Aim of the task
Could you print every record below exactly as it appears?

(Stored data entries)
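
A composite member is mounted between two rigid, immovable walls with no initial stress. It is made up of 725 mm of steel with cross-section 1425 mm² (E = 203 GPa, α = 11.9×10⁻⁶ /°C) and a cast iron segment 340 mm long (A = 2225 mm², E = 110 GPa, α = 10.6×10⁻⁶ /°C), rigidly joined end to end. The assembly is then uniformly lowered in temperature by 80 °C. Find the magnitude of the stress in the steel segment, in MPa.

σ ≈ 176 MPa (tensile)

If the supports were absent, the total length change would be Σ αᵢΔT Lᵢ = 11.9×10⁻⁶×80×725 + 10.6×10⁻⁶×80×340 = 0.9785 mm.
The walls prevent any net length change, so an axial force P (same in every segment) develops. Compatibility: P · Σ Lᵢ/(AᵢEᵢ) = δ_free.
The series flexibility is Σ Lᵢ/(AᵢEᵢ) = 725/(1425×203×10³) + 340/(2225×110×10³) = 3.895×10⁻⁶ mm/N.
Hence P = δ_free / Σ(L/AE) = 0.9785/3.895×10⁻⁶ = 251.2 kN (tensile).
σ_{steel} = P / A = 251200 / 1425 = 176.3 MPa.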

Task solution
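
A composite member is mounted between two rigid, immovable walls with no initial stress. It is made up of 725 mm of steel with cross-section 1425 mm² (E = 203 GPa, α = 11.9×10⁻⁶ /°C) and a cast iron segment 340 mm long (A = 2225 mm², E = 110 GPa, α = 10.6×10⁻⁶ /°C), rigidly joined end to end. The assembly is then uniformly lowered in temperature by 80 °C. Find the magnitude of the stress in the steel segment, in MPa.

σ ≈ 176 MPa (tensile)

If the supports were absent, the total length change would be Σ αᵢΔT Lᵢ = 11.9×10⁻⁶×80×725 + 10.6×10⁻⁶×80×340 = 0.9785 mm.
The walls prevent any net length change, so an axial force P (same in every segment) develops. Compatibility: P · Σ Lᵢ/(AᵢEᵢ) = δ_free.
The series flexibility is Σ Lᵢ/(AᵢEᵢ) = 725/(1425×203×10³) + 340/(2225×110×10³) = 3.895×10⁻⁶ mm/N.
Hence P = δ_free / Σ(L/AE) = 0.9785/3.895×10⁻⁶ = 251.2 kN (tensile).
σ_{steel} = P / A = 251200 / 1425 = 176.3 MPa.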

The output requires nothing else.